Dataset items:
= Beginning of Section =

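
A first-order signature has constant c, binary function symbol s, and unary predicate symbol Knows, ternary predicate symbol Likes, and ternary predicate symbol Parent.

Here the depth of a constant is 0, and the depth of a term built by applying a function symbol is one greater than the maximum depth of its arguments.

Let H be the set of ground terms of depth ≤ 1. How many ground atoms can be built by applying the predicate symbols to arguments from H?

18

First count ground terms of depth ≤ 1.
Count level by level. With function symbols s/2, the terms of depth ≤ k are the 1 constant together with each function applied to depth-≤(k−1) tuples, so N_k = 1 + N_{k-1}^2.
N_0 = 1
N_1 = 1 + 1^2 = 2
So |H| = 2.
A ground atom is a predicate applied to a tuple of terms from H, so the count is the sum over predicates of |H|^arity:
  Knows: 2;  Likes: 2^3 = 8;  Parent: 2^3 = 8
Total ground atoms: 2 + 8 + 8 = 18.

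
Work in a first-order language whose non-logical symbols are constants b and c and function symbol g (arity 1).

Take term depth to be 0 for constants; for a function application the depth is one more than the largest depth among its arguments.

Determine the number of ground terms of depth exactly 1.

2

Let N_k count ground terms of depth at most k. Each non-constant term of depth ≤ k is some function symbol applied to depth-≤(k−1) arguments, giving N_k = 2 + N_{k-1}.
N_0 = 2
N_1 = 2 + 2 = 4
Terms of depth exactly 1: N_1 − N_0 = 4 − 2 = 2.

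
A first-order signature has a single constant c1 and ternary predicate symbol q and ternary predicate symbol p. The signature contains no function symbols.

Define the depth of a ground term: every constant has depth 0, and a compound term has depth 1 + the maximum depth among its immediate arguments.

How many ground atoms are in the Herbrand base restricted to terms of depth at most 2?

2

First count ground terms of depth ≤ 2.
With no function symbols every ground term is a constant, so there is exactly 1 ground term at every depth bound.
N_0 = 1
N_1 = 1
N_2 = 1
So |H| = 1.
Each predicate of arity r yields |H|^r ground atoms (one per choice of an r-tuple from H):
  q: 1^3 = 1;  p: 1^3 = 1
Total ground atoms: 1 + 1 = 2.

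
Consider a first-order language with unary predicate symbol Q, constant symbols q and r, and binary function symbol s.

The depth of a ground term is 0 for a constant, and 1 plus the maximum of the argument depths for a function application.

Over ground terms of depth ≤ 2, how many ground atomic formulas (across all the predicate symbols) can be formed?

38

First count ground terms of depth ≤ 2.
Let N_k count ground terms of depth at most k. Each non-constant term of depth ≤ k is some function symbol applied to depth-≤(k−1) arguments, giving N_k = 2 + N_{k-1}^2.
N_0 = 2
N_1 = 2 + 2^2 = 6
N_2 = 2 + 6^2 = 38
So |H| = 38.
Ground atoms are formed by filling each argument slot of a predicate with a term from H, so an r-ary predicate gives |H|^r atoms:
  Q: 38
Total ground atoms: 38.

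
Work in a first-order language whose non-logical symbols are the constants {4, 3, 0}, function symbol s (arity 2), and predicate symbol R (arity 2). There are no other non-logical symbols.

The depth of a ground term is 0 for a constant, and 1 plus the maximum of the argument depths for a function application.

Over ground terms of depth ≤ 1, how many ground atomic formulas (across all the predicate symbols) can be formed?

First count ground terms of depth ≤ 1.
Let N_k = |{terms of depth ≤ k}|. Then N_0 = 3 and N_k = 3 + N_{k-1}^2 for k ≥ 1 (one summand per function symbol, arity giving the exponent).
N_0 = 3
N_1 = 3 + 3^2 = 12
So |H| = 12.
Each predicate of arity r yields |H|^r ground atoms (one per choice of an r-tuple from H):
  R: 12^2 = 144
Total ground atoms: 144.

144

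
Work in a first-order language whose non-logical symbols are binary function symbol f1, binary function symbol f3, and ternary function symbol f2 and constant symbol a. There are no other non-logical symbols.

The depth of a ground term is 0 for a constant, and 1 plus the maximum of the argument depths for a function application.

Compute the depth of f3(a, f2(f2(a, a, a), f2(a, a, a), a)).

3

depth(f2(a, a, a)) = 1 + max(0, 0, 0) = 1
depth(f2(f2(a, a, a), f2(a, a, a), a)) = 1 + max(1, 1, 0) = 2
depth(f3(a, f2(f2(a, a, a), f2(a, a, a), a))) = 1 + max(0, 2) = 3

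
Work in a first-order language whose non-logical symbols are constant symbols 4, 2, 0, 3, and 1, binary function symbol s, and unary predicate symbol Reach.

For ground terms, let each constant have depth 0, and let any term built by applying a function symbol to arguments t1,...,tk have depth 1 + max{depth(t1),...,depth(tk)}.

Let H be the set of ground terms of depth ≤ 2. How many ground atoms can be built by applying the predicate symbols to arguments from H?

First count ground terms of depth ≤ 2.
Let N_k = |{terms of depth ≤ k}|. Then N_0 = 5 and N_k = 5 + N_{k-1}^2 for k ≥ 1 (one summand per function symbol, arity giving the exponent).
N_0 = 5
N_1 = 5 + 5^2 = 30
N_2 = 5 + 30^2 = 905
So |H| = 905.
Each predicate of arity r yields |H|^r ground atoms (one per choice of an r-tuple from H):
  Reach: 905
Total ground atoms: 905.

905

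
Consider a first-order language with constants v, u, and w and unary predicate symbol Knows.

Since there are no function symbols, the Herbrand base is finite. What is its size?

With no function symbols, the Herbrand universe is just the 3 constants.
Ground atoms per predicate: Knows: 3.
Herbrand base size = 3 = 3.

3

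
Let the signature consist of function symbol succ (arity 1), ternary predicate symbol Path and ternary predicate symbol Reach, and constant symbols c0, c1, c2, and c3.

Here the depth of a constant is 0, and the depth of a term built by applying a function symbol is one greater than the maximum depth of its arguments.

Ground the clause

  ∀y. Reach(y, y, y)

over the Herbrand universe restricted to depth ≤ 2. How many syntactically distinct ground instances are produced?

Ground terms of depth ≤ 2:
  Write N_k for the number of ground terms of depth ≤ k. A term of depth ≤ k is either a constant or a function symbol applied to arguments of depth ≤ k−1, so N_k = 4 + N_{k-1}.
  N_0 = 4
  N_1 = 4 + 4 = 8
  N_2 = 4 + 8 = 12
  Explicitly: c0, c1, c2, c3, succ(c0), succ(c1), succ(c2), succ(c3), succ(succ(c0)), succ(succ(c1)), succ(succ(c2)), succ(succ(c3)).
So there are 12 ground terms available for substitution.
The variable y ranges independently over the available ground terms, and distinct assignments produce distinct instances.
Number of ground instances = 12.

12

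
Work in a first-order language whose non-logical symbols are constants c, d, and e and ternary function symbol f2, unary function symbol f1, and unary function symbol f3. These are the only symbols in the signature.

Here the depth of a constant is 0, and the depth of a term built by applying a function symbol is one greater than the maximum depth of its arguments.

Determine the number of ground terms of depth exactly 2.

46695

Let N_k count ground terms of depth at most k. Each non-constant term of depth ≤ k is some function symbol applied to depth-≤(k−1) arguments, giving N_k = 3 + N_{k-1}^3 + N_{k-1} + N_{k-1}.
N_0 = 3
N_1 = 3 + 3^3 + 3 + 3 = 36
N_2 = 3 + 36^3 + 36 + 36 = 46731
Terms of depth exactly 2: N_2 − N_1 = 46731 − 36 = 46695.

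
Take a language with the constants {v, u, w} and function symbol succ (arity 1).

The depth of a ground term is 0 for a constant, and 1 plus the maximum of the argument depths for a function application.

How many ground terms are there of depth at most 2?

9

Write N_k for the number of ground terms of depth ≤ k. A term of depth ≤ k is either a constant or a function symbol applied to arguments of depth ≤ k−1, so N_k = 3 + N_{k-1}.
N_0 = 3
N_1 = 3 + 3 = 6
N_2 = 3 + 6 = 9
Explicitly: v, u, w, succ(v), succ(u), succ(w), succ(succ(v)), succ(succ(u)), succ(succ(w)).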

= End of Section =
= Beginning of Section =

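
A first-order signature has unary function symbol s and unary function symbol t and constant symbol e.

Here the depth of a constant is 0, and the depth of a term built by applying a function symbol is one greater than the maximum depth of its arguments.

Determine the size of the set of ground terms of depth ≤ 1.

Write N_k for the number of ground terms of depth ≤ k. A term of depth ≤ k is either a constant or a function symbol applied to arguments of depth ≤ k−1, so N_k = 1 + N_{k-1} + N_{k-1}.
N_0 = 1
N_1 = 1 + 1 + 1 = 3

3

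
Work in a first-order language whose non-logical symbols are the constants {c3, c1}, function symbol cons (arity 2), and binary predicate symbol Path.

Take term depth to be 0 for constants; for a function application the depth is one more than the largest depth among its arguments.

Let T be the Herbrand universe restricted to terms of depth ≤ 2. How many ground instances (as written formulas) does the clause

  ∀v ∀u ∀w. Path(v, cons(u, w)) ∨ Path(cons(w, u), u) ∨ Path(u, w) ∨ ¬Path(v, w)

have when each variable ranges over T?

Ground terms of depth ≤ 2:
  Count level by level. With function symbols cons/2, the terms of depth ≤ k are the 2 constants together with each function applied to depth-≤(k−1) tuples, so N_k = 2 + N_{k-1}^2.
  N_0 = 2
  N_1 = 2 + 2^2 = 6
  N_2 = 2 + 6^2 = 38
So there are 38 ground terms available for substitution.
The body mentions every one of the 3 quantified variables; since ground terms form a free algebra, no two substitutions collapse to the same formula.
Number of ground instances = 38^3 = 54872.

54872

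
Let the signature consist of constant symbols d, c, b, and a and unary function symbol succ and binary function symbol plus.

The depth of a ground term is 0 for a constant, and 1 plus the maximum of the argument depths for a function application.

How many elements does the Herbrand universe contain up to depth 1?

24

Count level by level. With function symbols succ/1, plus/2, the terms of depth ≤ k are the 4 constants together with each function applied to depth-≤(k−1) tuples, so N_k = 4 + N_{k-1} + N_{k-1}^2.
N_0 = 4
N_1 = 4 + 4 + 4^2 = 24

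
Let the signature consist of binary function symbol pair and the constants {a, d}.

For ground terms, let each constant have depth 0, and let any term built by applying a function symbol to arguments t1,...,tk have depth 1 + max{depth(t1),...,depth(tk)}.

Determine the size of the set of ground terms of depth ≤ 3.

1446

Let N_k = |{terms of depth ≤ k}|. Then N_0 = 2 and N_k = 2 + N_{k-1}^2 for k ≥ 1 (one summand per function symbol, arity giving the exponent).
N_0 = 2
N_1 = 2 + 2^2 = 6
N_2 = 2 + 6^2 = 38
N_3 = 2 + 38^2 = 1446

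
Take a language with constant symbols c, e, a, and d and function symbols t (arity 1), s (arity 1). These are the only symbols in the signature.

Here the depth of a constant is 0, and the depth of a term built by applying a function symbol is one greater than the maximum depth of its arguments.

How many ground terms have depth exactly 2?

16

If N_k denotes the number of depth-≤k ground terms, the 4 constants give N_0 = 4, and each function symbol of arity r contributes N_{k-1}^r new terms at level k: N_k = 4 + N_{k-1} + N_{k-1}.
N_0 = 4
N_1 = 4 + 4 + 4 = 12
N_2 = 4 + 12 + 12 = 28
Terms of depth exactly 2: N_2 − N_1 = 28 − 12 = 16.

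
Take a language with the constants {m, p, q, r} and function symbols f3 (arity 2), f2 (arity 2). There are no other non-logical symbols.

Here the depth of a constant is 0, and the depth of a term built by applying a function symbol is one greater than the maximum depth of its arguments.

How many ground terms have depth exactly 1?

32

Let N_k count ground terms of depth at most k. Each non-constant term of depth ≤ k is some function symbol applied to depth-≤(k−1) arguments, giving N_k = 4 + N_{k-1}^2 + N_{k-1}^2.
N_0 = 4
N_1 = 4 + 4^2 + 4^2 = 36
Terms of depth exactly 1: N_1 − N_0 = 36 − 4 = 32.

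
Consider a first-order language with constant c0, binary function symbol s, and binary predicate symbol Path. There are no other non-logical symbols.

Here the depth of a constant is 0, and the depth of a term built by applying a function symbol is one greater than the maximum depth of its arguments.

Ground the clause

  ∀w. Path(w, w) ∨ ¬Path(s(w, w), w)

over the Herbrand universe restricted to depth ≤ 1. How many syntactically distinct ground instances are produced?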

= End of Section =

All lines above with "Take" in them should be returned.

- _Reply to the task_:
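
Take term depth to be 0 for constants; for a function application the depth is one more than the largest depth among its arguments.
Take a language with the constants {v, u, w} and function symbol succ (arity 1).
Take term depth to be 0 for constants; for a function application the depth is one more than the largest depth among its arguments.
Take a language with constant symbols c, e, a, and d and function symbols t (arity 1), s (arity 1). These are the only symbols in the signature.
Take a language with the constants {m, p, q, r} and function symbols f3 (arity 2), f2 (arity 2). There are no other non-logical symbols.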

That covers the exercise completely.